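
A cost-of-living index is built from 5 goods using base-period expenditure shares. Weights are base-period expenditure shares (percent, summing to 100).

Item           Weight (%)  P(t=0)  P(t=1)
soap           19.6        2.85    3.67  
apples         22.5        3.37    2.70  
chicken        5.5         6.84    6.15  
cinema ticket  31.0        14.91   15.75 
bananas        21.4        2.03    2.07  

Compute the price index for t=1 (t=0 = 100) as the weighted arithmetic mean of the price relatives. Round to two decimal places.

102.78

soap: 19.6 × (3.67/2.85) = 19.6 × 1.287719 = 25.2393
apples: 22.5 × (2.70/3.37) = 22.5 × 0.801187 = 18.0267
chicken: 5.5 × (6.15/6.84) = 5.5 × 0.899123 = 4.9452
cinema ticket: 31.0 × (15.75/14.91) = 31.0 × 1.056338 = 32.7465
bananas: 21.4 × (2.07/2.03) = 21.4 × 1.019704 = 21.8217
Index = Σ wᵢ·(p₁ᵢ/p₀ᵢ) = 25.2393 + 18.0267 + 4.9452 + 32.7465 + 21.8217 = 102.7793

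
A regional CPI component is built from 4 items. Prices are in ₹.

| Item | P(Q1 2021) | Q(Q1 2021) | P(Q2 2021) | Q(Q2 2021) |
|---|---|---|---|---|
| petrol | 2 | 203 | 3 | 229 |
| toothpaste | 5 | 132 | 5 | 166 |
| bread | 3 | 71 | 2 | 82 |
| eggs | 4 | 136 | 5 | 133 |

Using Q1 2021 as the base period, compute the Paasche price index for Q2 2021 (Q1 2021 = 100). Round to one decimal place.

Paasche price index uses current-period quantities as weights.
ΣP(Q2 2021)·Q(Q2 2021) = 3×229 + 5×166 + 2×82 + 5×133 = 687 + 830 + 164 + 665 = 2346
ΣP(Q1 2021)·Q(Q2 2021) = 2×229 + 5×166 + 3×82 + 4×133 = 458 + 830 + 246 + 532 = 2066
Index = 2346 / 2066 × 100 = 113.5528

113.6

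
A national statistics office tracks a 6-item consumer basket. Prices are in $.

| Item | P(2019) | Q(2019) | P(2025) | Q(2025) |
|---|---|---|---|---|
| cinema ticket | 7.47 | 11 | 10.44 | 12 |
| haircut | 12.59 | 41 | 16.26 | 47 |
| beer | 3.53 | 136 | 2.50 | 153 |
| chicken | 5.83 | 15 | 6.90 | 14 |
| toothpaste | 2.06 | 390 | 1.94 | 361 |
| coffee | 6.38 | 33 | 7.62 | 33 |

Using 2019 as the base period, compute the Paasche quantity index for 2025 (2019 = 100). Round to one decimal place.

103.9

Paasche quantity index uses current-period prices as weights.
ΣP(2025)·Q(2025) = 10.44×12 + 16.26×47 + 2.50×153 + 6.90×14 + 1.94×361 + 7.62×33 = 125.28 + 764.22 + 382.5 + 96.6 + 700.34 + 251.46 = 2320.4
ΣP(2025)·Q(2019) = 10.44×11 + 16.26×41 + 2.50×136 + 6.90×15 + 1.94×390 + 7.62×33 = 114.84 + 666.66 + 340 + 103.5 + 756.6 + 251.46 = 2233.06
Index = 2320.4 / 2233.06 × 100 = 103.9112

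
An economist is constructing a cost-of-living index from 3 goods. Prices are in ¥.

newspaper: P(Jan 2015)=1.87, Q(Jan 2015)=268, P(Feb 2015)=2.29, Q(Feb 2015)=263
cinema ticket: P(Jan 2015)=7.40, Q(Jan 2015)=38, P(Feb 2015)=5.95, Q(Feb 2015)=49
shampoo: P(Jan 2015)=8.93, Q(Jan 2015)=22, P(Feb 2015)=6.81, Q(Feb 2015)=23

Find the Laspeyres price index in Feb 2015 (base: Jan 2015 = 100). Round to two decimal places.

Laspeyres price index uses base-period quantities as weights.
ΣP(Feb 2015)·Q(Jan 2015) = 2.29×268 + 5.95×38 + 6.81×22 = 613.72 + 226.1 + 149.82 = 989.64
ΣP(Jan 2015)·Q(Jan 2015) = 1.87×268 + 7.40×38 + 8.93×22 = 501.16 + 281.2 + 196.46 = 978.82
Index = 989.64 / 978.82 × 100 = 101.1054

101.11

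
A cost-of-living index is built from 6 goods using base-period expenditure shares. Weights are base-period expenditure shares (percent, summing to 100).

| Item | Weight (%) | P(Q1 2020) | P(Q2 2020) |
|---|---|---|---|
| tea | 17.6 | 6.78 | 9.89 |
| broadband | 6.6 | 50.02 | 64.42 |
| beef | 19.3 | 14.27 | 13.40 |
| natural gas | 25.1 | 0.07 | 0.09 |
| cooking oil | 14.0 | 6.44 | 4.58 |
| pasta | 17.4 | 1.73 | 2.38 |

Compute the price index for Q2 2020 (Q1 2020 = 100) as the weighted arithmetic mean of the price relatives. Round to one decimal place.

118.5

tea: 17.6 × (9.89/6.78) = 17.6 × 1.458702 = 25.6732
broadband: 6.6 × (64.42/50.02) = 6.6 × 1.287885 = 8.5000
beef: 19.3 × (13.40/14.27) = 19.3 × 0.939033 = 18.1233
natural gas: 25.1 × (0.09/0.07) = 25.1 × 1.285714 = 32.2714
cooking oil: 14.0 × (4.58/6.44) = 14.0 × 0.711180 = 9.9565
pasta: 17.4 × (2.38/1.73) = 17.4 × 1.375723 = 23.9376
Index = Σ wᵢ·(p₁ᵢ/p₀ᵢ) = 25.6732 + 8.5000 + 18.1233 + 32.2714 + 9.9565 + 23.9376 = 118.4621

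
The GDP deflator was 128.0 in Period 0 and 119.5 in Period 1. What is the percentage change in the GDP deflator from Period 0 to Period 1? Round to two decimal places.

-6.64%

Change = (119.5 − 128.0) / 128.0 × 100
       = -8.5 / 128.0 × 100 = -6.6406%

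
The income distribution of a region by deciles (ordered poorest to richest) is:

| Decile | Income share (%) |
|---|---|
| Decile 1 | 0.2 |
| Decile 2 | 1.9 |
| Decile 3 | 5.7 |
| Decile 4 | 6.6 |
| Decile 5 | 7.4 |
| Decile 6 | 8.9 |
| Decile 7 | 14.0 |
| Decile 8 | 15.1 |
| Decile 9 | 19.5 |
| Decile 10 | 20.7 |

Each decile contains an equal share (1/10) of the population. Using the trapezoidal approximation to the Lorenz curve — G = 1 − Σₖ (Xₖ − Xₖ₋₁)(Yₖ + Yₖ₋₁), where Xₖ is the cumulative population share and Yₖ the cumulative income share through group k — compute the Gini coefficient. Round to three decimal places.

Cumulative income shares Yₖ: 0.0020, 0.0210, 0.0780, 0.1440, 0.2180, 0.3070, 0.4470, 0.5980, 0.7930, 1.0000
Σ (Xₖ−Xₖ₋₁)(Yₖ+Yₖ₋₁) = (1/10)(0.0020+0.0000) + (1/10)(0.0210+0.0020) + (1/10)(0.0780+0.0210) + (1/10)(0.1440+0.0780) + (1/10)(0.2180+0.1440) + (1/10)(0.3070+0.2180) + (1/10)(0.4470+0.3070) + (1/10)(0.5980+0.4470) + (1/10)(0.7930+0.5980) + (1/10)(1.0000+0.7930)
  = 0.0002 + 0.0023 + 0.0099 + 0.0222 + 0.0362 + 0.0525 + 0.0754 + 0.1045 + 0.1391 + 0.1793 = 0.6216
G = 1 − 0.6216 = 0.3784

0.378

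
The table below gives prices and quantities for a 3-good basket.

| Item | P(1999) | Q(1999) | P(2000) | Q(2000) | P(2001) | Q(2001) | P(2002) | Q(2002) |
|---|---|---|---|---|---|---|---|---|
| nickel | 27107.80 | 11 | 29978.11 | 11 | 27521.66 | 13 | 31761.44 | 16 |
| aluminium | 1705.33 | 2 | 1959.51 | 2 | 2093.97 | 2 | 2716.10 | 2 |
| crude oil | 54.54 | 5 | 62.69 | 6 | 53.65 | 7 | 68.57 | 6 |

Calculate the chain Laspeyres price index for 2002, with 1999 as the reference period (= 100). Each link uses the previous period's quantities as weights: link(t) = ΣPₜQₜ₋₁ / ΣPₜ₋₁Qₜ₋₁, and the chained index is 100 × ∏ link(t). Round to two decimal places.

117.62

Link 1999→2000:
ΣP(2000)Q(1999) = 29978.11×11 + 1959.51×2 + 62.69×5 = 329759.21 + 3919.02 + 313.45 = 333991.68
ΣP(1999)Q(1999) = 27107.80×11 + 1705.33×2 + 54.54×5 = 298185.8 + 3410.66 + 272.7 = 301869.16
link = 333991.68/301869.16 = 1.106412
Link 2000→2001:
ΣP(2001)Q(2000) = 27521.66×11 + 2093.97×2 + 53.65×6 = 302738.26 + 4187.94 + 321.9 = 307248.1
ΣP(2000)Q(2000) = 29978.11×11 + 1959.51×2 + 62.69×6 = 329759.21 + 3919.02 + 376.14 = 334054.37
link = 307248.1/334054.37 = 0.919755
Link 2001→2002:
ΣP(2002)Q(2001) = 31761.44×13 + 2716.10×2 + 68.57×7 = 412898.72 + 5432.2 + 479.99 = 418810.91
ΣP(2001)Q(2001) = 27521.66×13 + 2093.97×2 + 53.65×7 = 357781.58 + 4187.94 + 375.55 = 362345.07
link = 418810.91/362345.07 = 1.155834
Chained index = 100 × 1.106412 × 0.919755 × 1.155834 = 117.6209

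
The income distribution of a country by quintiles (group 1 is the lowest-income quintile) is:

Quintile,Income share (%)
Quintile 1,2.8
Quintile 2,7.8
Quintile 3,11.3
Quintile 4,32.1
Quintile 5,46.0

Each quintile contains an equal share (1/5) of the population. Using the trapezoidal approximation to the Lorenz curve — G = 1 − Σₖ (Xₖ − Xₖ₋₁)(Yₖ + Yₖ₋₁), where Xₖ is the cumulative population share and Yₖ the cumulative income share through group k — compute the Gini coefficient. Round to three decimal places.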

**YOUR ASSIGNMENT**. Beginning at the line above that contains "A cost-of-living index is built from 6", return each line exactly through the line that contains "10 | 20.7 |", and no others.

**ANSWER SPACE**.
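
A cost-of-living index is built from 6 goods using base-period expenditure shares. Weights are base-period expenditure shares (percent, summing to 100).

| Item | Weight (%) | P(Q1 2020) | P(Q2 2020) |
|---|---|---|---|
| tea | 17.6 | 6.78 | 9.89 |
| broadband | 6.6 | 50.02 | 64.42 |
| beef | 19.3 | 14.27 | 13.40 |
| natural gas | 25.1 | 0.07 | 0.09 |
| cooking oil | 14.0 | 6.44 | 4.58 |
| pasta | 17.4 | 1.73 | 2.38 |

Compute the price index for Q2 2020 (Q1 2020 = 100) as the weighted arithmetic mean of the price relatives. Round to one decimal place.

118.5

tea: 17.6 × (9.89/6.78) = 17.6 × 1.458702 = 25.6732
broadband: 6.6 × (64.42/50.02) = 6.6 × 1.287885 = 8.5000
beef: 19.3 × (13.40/14.27) = 19.3 × 0.939033 = 18.1233
natural gas: 25.1 × (0.09/0.07) = 25.1 × 1.285714 = 32.2714
cooking oil: 14.0 × (4.58/6.44) = 14.0 × 0.711180 = 9.9565
pasta: 17.4 × (2.38/1.73) = 17.4 × 1.375723 = 23.9376
Index = Σ wᵢ·(p₁ᵢ/p₀ᵢ) = 25.6732 + 8.5000 + 18.1233 + 32.2714 + 9.9565 + 23.9376 = 118.4621

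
The GDP deflator was 128.0 in Period 0 and 119.5 in Period 1. What is the percentage change in the GDP deflator from Period 0 to Period 1? Round to two decimal places.

-6.64%

Change = (119.5 − 128.0) / 128.0 × 100
       = -8.5 / 128.0 × 100 = -6.6406%

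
The income distribution of a region by deciles (ordered poorest to richest) is:

| Decile | Income share (%) |
|---|---|
| Decile 1 | 0.2 |
| Decile 2 | 1.9 |
| Decile 3 | 5.7 |
| Decile 4 | 6.6 |
| Decile 5 | 7.4 |
| Decile 6 | 8.9 |
| Decile 7 | 14.0 |
| Decile 8 | 15.1 |
| Decile 9 | 19.5 |
| Decile 10 | 20.7 |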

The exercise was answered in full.